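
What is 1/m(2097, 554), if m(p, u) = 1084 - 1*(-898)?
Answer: 1/1982 ≈ 0.00050454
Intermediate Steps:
m(p, u) = 1982 (m(p, u) = 1084 + 898 = 1982)
1/m(2097, 554) = 1/1982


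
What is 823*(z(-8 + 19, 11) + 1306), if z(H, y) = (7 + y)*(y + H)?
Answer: 1400746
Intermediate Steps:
z(H, y) = (7 + y)*(H + y)
823*(z(-8 + 19, 11) + 1306) = 823*((11² + 7*(-8 + 19) + 7*11 + (-8 + 19)*11) + 1306) = 823*((121 + 7*11 + 77 + 11*11) + 1306) = 823*((121 + 77 + 77 + 121) + 1306) = 823*(396 + 1306) = 823*1702 = 1400746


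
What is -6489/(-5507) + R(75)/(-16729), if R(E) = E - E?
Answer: 6489/5507 ≈ 1.1783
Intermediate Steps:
R(E) = 0
-6489/(-5507) + R(75)/(-16729) = -6489/(-5507) + 0/(-16729) = -6489*(-1/5507) + 0*(-1/16729) = 6489/5507 + 0 = 6489/5507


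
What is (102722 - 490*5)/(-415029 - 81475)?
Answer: -12534/62063 ≈ -0.20196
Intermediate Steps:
(102722 - 490*5)/(-415029 - 81475) = (102722 - 2450)/(-496504) = 100272*(-1/496504) = -12534/62063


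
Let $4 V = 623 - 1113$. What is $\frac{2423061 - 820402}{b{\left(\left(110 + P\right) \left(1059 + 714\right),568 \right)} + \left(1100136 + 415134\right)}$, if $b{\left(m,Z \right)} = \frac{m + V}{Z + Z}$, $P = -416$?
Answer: $\frac{3641241248}{3441608119} \approx 1.058$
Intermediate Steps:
$V = - \frac{245}{2}$ ($V = \frac{623 - 1113}{4} = \frac{1}{4} \left(-490\right) = - \frac{245}{2} \approx -122.5$)
$b{\left(m,Z \right)} = \frac{- \frac{245}{2} + m}{2 Z}$ ($b{\left(m,Z \right)} = \frac{m - \frac{245}{2}}{Z + Z} = \frac{- \frac{245}{2} + m}{2 Z}$)
$\frac{2423061 - 820402}{b{\left(\left(110 + P\right) \left(1059 + 714\right),568 \right)} + \left(1100136 + 415134\right)} = \frac{2423061 - 820402}{\frac{-245 + 2 \left(110 - 416\right) \left(1059 + 714\right)}{4 \cdot 568} + \left(1100136 + 415134\right)} = \frac{1602659}{\frac{1}{4} \cdot \frac{1}{568} \left(-245 + 2 \left(\left(-306\right) 1773\right)\right) + 1515270} = \frac{1602659}{\frac{1}{4} \cdot \frac{1}{568} \left(-245 + 2 \left(-542538\right)\right) + 1515270} = \frac{1602659}{\frac{1}{4} \cdot \frac{1}{568} \left(-245 - 1085076\right) + 1515270} = \frac{1602659}{\frac{1}{4} \cdot \frac{1}{568} \left(-1085321\right) + 1515270} = \frac{1602659}{- \frac{1085321}{2272} + 1515270} = \frac{1602659}{\frac{3441608119}{2272}} = 1602659 \cdot \frac{2272}{3441608119} = \frac{3641241248}{3441608119}$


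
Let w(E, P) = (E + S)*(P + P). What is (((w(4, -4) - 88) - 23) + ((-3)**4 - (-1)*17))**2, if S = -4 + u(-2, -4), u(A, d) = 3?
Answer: 1369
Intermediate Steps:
S = -1 (S = -4 + 3 = -1)
w(E, P) = 2*P*(-1 + E) (w(E, P) = (E - 1)*(P + P) = (-1 + E)*(2*P) = 2*P*(-1 + E))
(((w(4, -4) - 88) - 23) + ((-3)**4 - (-1)*17))**2 = (((2*(-4)*(-1 + 4) - 88) - 23) + ((-3)**4 - (-1)*17))**2 = (((2*(-4)*3 - 88) - 23) + (81 - 1*(-17)))**2 = (((-24 - 88) - 23) + (81 + 17))**2 = ((-112 - 23) + 98)**2 = (-135 + 98)**2 = (-37)**2 = 1369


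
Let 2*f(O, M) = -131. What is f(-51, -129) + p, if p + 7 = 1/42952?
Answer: -3114019/42952 ≈ -72.500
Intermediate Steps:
f(O, M) = -131/2 (f(O, M) = (½)*(-131) = -131/2)
p = -300663/42952 (p = -7 + 1/42952 = -300663/42952 ≈ -7.0000)
f(-51, -129) + p = -131/2 - 300663/42952 = -3114019/42952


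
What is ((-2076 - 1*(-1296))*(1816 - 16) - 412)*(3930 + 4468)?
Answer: -11794251976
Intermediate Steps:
((-2076 - 1*(-1296))*(1816 - 16) - 412)*(3930 + 4468) = ((-2076 + 1296)*1800 - 412)*8398 = (-780*1800 - 412)*8398 = (-1404000 - 412)*8398 = -1404412*8398 = -11794251976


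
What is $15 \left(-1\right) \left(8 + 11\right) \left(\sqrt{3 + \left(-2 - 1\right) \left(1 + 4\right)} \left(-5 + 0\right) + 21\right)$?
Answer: $-5985 + 2850 i \sqrt{3} \approx -5985.0 + 4936.3 i$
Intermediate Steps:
$15 \left(-1\right) \left(8 + 11\right) \left(\sqrt{3 + \left(-2 - 1\right) \left(1 + 4\right)} \left(-5 + 0\right) + 21\right) = - 15 \cdot 19 \left(\sqrt{3 - 15} \left(-5\right) + 21\right) = - 15 \cdot 19 \left(\sqrt{-12} \left(-5\right) + 21\right) = - 15 \cdot 19 \left(2 i \sqrt{3} \left(-5\right) + 21\right) = - 15 \cdot 19 \left(- 10 i \sqrt{3} + 21\right) = - 15 \cdot 19 \left(21 - 10 i \sqrt{3}\right) = - 15 \left(399 - 190 i \sqrt{3}\right) = -5985 + 2850 i \sqrt{3}$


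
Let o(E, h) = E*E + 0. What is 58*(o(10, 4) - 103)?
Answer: -174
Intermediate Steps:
o(E, h) = E² (o(E, h) = E² + 0 = E²)
58*(o(10, 4) - 103) = 58*(10² - 103) = 58*(100 - 103) = 58*(-3) = -174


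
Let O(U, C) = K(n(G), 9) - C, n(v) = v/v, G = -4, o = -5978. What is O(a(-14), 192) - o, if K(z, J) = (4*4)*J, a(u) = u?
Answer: 5930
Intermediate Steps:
n(v) = 1
K(z, J) = 16*J
O(U, C) = 144 - C (O(U, C) = 16*9 - C = 144 - C)
O(a(-14), 192) - o = (144 - 1*192) - 1*(-5978) = (144 - 192) + 5978 = -48 + 5978 = 5930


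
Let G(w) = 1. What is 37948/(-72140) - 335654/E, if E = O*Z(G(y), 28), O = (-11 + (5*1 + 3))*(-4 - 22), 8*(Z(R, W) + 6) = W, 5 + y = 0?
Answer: 242066797/140673 ≈ 1720.8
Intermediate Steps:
y = -5 (y = -5 + 0 = -5)
Z(R, W) = -6 + W/8
O = 78 (O = (-11 + (5 + 3))*(-26) = (-11 + 8)*(-26) = -3*(-26) = 78)
E = -195 (E = 78*(-6 + (1/8)*28) = 78*(-6 + 7/2) = 78*(-5/2) = -195)
37948/(-72140) - 335654/E = 37948/(-72140) - 335654/(-195) = 37948*(-1/72140) - 335654*(-1/195) = -9487/18035 + 335654/195 = 242066797/140673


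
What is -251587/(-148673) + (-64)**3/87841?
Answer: -2410583035/1865654999 ≈ -1.2921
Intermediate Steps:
-251587/(-148673) + (-64)**3/87841 = -251587*(-1/148673) - 262144*1/87841 = 35941/21239 - 262144/87841 = -2410583035/1865654999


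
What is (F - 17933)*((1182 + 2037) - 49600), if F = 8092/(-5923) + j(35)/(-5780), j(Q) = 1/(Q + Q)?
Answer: 1993396780413617263/2396445800 ≈ 8.3181e+8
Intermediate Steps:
j(Q) = 1/(2*Q)
F = -3274029123/2396445800 (F = 8092/(-5923) + ((1/2)/35)/(-5780) = 8092*(-1/5923) + ((1/2)*(1/35))*(-1/5780) = -8092/5923 + (1/70)*(-1/5780) = -8092/5923 - 1/404600 = -3274029123/2396445800 ≈ -1.3662)
(F - 17933)*((1182 + 2037) - 49600) = (-3274029123/2396445800 - 17933)*((1182 + 2037) - 49600) = -42978736560523*(3219 - 49600)/2396445800 = -42978736560523/2396445800*(-46381) = 1993396780413617263/2396445800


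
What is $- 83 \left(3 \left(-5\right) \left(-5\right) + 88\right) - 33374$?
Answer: $-46903$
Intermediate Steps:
$- 83 \left(3 \left(-5\right) \left(-5\right) + 88\right) - 33374 = - 83 \left(\left(-15\right) \left(-5\right) + 88\right) - 33374 = - 83 \left(75 + 88\right) - 33374 = \left(-83\right) 163 - 33374 = -13529 - 33374 = -46903$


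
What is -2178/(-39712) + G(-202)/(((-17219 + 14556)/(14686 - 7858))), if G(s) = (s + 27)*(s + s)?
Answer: -9585274597593/52876528 ≈ -1.8128e+5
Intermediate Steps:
G(s) = 2*s*(27 + s) (G(s) = (27 + s)*(2*s) = 2*s*(27 + s))
-2178/(-39712) + G(-202)/(((-17219 + 14556)/(14686 - 7858))) = -2178/(-39712) + (2*(-202)*(27 - 202))/(((-17219 + 14556)/(14686 - 7858))) = -2178*(-1/39712) + (2*(-202)*(-175))/((-2663/6828)) = 1089/19856 + 70700/((-2663*1/6828)) = 1089/19856 + 70700/(-2663/6828) = 1089/19856 + 70700*(-6828/2663) = 1089/19856 - 482739600/2663 = -9585274597593/52876528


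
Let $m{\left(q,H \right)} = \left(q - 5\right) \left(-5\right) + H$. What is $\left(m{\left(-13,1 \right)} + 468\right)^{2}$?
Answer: $312481$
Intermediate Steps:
$m{\left(q,H \right)} = 25 + H - 5 q$ ($m{\left(q,H \right)} = \left(-5 + q\right) \left(-5\right) + H = \left(25 - 5 q\right) + H = 25 + H - 5 q$)
$\left(m{\left(-13,1 \right)} + 468\right)^{2} = \left(\left(25 + 1 - -65\right) + 468\right)^{2} = \left(\left(25 + 1 + 65\right) + 468\right)^{2} = \left(91 + 468\right)^{2} = 559^{2} = 312481$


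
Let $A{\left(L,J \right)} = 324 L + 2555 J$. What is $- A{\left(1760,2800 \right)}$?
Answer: $-7724240$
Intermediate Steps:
$- A{\left(1760,2800 \right)} = - (324 \cdot 1760 + 2555 \cdot 2800) = - (570240 + 7154000) = \left(-1\right) 7724240 = -7724240$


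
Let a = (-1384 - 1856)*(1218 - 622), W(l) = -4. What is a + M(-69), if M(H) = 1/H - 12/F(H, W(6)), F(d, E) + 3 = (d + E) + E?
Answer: -2664835013/1380 ≈ -1.9310e+6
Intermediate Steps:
F(d, E) = -3 + d + 2*E (F(d, E) = -3 + ((d + E) + E) = -3 + ((E + d) + E) = -3 + (d + 2*E) = -3 + d + 2*E)
a = -1931040 (a = -3240*596 = -1931040)
M(H) = 1/H - 12/(-11 + H) (M(H) = 1/H - 12/(-3 + H + 2*(-4)) = 1/H - 12/(-3 + H - 8) = 1/H - 12/(-11 + H))
a + M(-69) = -1931040 + 11*(-1 - 1*(-69))/(-69*(-11 - 69)) = -1931040 + 11*(-1/69)*(-1 + 69)/(-80) = -1931040 + 11*(-1/69)*(-1/80)*68 = -1931040 + 187/1380 = -2664835013/1380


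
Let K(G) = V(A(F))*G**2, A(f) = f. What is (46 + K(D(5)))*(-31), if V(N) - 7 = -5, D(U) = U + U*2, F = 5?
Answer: -15376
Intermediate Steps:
D(U) = 3*U (D(U) = U + 2*U = 3*U)
V(N) = 2 (V(N) = 7 - 5 = 2)
K(G) = 2*G**2
(46 + K(D(5)))*(-31) = (46 + 2*(3*5)**2)*(-31) = (46 + 2*15**2)*(-31) = (46 + 2*225)*(-31) = (46 + 450)*(-31) = 496*(-31) = -15376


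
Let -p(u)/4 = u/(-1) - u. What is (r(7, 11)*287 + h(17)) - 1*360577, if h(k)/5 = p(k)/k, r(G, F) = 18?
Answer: -355371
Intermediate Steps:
p(u) = 8*u (p(u) = -4*(u/(-1) - u) = -4*(u*(-1) - u) = -4*(-u - u) = -(-8)*u = 8*u)
h(k) = 40 (h(k) = 5*((8*k)/k) = 5*8 = 40)
(r(7, 11)*287 + h(17)) - 1*360577 = (18*287 + 40) - 1*360577 = (5166 + 40) - 360577 = 5206 - 360577 = -355371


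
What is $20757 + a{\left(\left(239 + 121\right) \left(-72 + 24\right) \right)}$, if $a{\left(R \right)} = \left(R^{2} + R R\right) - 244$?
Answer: $597217313$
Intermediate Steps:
$a{\left(R \right)} = -244 + 2 R^{2}$ ($a{\left(R \right)} = \left(R^{2} + R^{2}\right) - 244 = 2 R^{2} - 244 = -244 + 2 R^{2}$)
$20757 + a{\left(\left(239 + 121\right) \left(-72 + 24\right) \right)} = 20757 - \left(244 - 2 \left(\left(239 + 121\right) \left(-72 + 24\right)\right)^{2}\right) = 20757 - \left(244 - 2 \left(360 \left(-48\right)\right)^{2}\right) = 20757 - \left(244 - 2 \left(-17280\right)^{2}\right) = 20757 + \left(-244 + 2 \cdot 298598400\right) = 20757 + \left(-244 + 597196800\right) = 20757 + 597196556 = 597217313$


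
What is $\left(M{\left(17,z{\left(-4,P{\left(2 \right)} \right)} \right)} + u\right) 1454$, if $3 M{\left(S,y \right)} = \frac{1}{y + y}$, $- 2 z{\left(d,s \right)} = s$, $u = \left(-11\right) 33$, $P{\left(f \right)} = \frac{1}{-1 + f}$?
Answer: $- \frac{1584860}{3} \approx -5.2829 \cdot 10^{5}$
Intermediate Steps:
$u = -363$
$z{\left(d,s \right)} = - \frac{s}{2}$
$M{\left(S,y \right)} = \frac{1}{6 y}$ ($M{\left(S,y \right)} = \frac{1}{3 \left(y + y\right)} = \frac{1}{3 \cdot 2 y} = \frac{\frac{1}{2} \frac{1}{y}}{3} = \frac{1}{6 y}$)
$\left(M{\left(17,z{\left(-4,P{\left(2 \right)} \right)} \right)} + u\right) 1454 = \left(\frac{1}{6 \left(- \frac{1}{2 \left(-1 + 2\right)}\right)} - 363\right) 1454 = \left(\frac{1}{6 \left(- \frac{1}{2 \cdot 1}\right)} - 363\right) 1454 = \left(\frac{1}{6 \left(\left(- \frac{1}{2}\right) 1\right)} - 363\right) 1454 = \left(\frac{1}{6 \left(- \frac{1}{2}\right)} - 363\right) 1454 = \left(\frac{1}{6} \left(-2\right) - 363\right) 1454 = \left(- \frac{1}{3} - 363\right) 1454 = \left(- \frac{1090}{3}\right) 1454 = - \frac{1584860}{3}$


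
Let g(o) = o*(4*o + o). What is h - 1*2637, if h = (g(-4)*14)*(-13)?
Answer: -17197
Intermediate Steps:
g(o) = 5*o² (g(o) = o*(5*o) = 5*o²)
h = -14560 (h = ((5*(-4)²)*14)*(-13) = ((5*16)*14)*(-13) = (80*14)*(-13) = 1120*(-13) = -14560)
h - 1*2637 = -14560 - 1*2637 = -14560 - 2637 = -17197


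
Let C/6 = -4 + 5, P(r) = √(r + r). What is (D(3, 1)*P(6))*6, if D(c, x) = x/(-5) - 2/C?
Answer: -32*√3/5 ≈ -11.085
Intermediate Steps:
P(r) = √2*√r (P(r) = √(2*r) = √2*√r)
C = 6 (C = 6*(-4 + 5) = 6*1 = 6)
D(c, x) = -⅓ - x/5 (D(c, x) = x/(-5) - 2/6 = x*(-⅕) - 2*⅙ = -x/5 - ⅓ = -⅓ - x/5)
(D(3, 1)*P(6))*6 = ((-⅓ - ⅕*1)*(√2*√6))*6 = ((-⅓ - ⅕)*(2*√3))*6 = -16*√3/15*6 = -32*√3/5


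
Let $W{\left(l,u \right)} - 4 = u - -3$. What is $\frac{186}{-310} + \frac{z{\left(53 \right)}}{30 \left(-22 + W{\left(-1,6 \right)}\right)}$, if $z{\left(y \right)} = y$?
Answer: $- \frac{43}{54} \approx -0.7963$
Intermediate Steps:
$W{\left(l,u \right)} = 7 + u$ ($W{\left(l,u \right)} = 4 + \left(u - -3\right) = 4 + \left(u + 3\right) = 4 + \left(3 + u\right) = 7 + u$)
$\frac{186}{-310} + \frac{z{\left(53 \right)}}{30 \left(-22 + W{\left(-1,6 \right)}\right)} = \frac{186}{-310} + \frac{53}{30 \left(-22 + \left(7 + 6\right)\right)} = 186 \left(- \frac{1}{310}\right) + \frac{53}{30 \left(-22 + 13\right)} = - \frac{3}{5} + \frac{53}{30 \left(-9\right)} = - \frac{3}{5} + \frac{53}{-270} = - \frac{3}{5} + 53 \left(- \frac{1}{270}\right) = - \frac{3}{5} - \frac{53}{270} = - \frac{43}{54}$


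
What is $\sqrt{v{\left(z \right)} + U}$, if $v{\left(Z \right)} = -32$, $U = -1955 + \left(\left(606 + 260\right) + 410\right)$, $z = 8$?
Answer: $3 i \sqrt{79} \approx 26.665 i$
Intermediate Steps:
$U = -679$ ($U = -1955 + \left(866 + 410\right) = -1955 + 1276 = -679$)
$\sqrt{v{\left(z \right)} + U} = \sqrt{-32 - 679} = \sqrt{-711} = 3 i \sqrt{79}$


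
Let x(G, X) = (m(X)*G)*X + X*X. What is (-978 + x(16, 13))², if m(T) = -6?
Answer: 4231249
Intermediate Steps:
x(G, X) = X² - 6*G*X (x(G, X) = (-6*G)*X + X*X = -6*G*X + X² = X² - 6*G*X)
(-978 + x(16, 13))² = (-978 + 13*(13 - 6*16))² = (-978 + 13*(13 - 96))² = (-978 + 13*(-83))² = (-978 - 1079)² = (-2057)² = 4231249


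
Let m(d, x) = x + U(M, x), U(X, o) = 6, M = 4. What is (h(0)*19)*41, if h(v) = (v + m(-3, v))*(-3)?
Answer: -14022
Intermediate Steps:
m(d, x) = 6 + x (m(d, x) = x + 6 = 6 + x)
h(v) = -18 - 6*v (h(v) = (v + (6 + v))*(-3) = (6 + 2*v)*(-3) = -18 - 6*v)
(h(0)*19)*41 = ((-18 - 6*0)*19)*41 = ((-18 + 0)*19)*41 = -18*19*41 = -342*41 = -14022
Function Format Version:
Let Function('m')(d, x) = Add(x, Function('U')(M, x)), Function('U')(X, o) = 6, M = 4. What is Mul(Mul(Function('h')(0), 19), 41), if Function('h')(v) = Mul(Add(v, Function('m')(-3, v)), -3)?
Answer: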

=======

Give back the listing exactly, please, from its first line to the line containing "Answer: -12534/62063 ≈ -0.20196", inclusive, and nothing past that line.

** RESULT FOR THIS TASK **
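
What is 1/m(2097, 554), if m(p, u) = 1084 - 1*(-898)?
Answer: 1/1982 ≈ 0.00050454
Intermediate Steps:
m(p, u) = 1982 (m(p, u) = 1084 + 898 = 1982)
1/m(2097, 554) = 1/1982


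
What is 823*(z(-8 + 19, 11) + 1306), if z(H, y) = (7 + y)*(y + H)?
Answer: 1400746
Intermediate Steps:
z(H, y) = (7 + y)*(H + y)
823*(z(-8 + 19, 11) + 1306) = 823*((11² + 7*(-8 + 19) + 7*11 + (-8 + 19)*11) + 1306) = 823*((121 + 7*11 + 77 + 11*11) + 1306) = 823*((121 + 77 + 77 + 121) + 1306) = 823*(396 + 1306) = 823*1702 = 1400746


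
What is -6489/(-5507) + R(75)/(-16729), if R(E) = E - E?
Answer: 6489/5507 ≈ 1.1783
Intermediate Steps:
R(E) = 0
-6489/(-5507) + R(75)/(-16729) = -6489/(-5507) + 0/(-16729) = -6489*(-1/5507) + 0*(-1/16729) = 6489/5507 + 0 = 6489/5507


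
What is (102722 - 490*5)/(-415029 - 81475)?
Answer: -12534/62063 ≈ -0.20196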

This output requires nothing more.